_WORK TASK:_ Only these lines of the data below are wanted: the one with "Consider an outlet", the one with "A sump filled with a", and any lines between them, each repeated exactly.

(Collected data entries)

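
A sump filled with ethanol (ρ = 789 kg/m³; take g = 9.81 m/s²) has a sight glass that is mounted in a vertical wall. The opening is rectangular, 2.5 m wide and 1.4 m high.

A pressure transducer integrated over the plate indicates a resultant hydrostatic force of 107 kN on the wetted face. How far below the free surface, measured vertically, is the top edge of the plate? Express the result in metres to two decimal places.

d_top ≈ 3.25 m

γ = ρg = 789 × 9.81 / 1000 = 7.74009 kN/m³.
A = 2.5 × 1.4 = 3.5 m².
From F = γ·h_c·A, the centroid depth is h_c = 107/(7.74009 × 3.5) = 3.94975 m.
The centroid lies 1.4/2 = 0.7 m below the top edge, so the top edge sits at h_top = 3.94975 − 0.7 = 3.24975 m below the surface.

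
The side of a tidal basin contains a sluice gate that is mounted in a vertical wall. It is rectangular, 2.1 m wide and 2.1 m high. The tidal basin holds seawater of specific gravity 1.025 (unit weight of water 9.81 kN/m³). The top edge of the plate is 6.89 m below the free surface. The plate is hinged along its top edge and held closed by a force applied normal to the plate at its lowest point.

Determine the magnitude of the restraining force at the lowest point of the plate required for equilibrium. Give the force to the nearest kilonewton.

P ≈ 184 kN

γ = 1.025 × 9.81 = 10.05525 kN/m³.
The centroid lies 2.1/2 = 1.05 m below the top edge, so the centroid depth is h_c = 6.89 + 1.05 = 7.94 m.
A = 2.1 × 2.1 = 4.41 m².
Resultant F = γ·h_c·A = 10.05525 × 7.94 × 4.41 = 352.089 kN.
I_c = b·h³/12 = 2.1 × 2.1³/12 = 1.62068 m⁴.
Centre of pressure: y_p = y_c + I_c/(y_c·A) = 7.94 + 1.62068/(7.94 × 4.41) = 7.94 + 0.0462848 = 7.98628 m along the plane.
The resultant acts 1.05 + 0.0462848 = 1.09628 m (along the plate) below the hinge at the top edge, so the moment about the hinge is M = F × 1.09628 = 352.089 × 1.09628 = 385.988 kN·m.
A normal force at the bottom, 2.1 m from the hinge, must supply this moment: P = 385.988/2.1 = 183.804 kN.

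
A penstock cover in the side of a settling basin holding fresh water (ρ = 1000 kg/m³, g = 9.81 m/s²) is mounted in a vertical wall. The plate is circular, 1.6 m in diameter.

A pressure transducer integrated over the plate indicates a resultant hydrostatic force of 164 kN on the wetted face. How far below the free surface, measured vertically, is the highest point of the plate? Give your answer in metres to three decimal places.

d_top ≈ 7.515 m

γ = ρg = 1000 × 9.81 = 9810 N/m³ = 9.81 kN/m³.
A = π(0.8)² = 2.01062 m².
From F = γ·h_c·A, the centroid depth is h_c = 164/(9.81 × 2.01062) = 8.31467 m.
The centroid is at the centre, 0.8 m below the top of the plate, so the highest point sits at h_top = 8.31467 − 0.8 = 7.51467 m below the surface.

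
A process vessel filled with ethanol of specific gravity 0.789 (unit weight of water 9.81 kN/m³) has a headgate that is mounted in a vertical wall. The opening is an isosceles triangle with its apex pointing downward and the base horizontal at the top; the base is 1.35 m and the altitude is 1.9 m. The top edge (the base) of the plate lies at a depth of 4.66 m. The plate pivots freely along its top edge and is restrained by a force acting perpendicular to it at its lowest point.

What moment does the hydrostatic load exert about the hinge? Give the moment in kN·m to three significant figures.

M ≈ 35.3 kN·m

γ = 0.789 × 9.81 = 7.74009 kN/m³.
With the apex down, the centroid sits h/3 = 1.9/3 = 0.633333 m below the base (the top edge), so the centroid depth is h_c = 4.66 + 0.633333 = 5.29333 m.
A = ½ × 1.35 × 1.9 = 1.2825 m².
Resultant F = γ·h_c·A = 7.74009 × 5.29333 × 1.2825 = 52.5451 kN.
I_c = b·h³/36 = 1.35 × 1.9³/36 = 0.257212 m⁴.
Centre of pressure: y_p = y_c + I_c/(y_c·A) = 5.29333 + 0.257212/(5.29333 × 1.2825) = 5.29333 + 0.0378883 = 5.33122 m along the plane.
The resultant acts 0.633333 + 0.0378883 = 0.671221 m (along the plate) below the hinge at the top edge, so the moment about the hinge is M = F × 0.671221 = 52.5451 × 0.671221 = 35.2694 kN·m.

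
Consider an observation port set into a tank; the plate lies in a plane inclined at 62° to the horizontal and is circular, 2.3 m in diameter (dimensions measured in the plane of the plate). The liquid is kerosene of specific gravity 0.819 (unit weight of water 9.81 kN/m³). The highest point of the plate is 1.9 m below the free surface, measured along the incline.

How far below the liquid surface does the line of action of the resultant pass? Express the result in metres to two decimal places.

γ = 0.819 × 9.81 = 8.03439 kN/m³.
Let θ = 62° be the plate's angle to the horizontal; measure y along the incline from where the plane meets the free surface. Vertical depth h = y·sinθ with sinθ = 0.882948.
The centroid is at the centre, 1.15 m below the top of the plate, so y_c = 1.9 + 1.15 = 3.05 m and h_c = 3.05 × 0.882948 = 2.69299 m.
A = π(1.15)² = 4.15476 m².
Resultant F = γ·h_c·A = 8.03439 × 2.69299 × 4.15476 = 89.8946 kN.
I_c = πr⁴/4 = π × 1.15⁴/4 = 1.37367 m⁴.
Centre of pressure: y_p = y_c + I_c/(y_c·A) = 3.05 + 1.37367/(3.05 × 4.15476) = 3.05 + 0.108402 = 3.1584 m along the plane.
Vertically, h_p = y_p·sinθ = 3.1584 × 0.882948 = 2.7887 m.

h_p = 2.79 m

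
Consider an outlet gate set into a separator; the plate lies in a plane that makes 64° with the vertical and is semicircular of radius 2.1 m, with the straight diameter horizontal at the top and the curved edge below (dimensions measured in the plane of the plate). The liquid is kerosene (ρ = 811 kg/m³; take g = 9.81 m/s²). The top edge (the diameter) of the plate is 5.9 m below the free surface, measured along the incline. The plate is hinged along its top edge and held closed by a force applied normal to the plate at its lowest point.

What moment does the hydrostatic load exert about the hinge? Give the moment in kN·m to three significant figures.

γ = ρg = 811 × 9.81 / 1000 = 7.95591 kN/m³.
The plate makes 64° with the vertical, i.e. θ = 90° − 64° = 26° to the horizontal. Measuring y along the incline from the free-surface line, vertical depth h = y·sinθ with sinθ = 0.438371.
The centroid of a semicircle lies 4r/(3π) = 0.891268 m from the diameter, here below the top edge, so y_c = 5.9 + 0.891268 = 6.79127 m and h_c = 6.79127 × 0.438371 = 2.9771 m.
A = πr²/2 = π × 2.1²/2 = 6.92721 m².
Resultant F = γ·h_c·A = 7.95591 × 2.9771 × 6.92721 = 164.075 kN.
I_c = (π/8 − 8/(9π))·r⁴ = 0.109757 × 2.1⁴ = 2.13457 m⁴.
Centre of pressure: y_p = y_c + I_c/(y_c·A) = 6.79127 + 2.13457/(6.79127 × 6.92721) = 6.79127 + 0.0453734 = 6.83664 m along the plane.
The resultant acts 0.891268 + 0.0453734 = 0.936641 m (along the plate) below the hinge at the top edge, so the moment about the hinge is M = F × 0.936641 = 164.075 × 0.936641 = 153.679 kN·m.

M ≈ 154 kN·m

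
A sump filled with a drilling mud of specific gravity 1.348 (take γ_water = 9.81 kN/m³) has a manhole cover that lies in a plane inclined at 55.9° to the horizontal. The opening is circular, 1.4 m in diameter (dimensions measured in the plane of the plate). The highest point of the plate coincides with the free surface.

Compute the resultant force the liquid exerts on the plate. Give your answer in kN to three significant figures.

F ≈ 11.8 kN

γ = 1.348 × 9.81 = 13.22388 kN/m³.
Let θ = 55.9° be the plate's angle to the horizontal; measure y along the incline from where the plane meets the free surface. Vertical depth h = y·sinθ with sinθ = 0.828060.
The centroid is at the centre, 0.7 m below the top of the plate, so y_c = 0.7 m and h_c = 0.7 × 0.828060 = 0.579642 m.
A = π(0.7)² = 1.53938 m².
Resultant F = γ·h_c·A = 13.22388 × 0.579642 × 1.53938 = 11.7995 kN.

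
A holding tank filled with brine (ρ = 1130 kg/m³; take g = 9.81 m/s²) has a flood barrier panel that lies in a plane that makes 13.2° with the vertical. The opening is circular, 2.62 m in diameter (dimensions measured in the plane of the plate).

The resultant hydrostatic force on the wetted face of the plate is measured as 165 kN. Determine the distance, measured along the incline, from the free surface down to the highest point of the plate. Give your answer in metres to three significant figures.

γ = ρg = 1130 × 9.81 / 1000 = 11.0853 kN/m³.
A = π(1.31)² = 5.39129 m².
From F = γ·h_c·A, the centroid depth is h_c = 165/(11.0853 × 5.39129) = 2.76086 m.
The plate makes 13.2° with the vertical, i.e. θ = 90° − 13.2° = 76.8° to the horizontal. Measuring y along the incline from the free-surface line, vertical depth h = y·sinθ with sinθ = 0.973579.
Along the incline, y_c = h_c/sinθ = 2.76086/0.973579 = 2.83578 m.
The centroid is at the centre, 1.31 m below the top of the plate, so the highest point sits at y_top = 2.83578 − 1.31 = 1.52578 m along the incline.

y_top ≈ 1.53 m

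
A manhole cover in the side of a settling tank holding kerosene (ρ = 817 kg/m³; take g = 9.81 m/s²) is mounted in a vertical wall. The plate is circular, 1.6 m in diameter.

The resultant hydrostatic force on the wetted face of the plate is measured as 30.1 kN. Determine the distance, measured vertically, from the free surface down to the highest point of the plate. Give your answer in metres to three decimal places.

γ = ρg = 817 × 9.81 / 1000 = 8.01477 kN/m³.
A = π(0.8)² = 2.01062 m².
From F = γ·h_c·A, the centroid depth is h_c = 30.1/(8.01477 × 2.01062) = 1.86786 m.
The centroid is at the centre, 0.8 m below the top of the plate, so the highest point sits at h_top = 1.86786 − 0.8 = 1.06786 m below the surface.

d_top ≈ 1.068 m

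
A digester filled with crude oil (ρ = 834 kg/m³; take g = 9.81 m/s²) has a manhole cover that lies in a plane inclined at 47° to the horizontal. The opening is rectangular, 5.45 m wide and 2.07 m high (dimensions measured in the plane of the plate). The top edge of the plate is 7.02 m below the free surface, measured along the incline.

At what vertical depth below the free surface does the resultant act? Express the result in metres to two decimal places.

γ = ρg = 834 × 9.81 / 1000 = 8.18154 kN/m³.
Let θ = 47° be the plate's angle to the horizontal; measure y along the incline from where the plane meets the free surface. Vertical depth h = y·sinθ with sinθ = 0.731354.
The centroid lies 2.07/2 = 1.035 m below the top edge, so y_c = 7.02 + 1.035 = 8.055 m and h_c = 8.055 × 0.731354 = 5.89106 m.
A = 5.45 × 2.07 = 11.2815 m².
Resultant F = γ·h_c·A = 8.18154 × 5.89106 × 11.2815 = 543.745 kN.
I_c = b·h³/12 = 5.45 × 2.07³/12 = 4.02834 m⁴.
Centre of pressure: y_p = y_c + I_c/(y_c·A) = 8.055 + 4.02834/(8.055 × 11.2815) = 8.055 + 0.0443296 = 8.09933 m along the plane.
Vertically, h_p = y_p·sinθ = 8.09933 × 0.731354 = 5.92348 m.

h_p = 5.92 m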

_REPLY:_
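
Consider an outlet gate set into a separator; the plate lies in a plane that makes 64° with the vertical and is semicircular of radius 2.1 m, with the straight diameter horizontal at the top and the curved edge below (dimensions measured in the plane of the plate). The liquid is kerosene (ρ = 811 kg/m³; take g = 9.81 m/s²). The top edge (the diameter) of the plate is 5.9 m below the free surface, measured along the incline. The plate is hinged along its top edge and held closed by a force applied normal to the plate at its lowest point.

What moment does the hydrostatic load exert about the hinge? Give the moment in kN·m to three significant figures.

γ = ρg = 811 × 9.81 / 1000 = 7.95591 kN/m³.
The plate makes 64° with the vertical, i.e. θ = 90° − 64° = 26° to the horizontal. Measuring y along the incline from the free-surface line, vertical depth h = y·sinθ with sinθ = 0.438371.
The centroid of a semicircle lies 4r/(3π) = 0.891268 m from the diameter, here below the top edge, so y_c = 5.9 + 0.891268 = 6.79127 m and h_c = 6.79127 × 0.438371 = 2.9771 m.
A = πr²/2 = π × 2.1²/2 = 6.92721 m².
Resultant F = γ·h_c·A = 7.95591 × 2.9771 × 6.92721 = 164.075 kN.
I_c = (π/8 − 8/(9π))·r⁴ = 0.109757 × 2.1⁴ = 2.13457 m⁴.
Centre of pressure: y_p = y_c + I_c/(y_c·A) = 6.79127 + 2.13457/(6.79127 × 6.92721) = 6.79127 + 0.0453734 = 6.83664 m along the plane.
The resultant acts 0.891268 + 0.0453734 = 0.936641 m (along the plate) below the hinge at the top edge, so the moment about the hinge is M = F × 0.936641 = 164.075 × 0.936641 = 153.679 kN·m.

M ≈ 154 kN·m

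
A sump filled with a drilling mud of specific gravity 1.348 (take γ_water = 9.81 kN/m³) has a manhole cover that lies in a plane inclined at 55.9° to the horizontal. The opening is circular, 1.4 m in diameter (dimensions measured in the plane of the plate). The highest point of the plate coincides with the free surface.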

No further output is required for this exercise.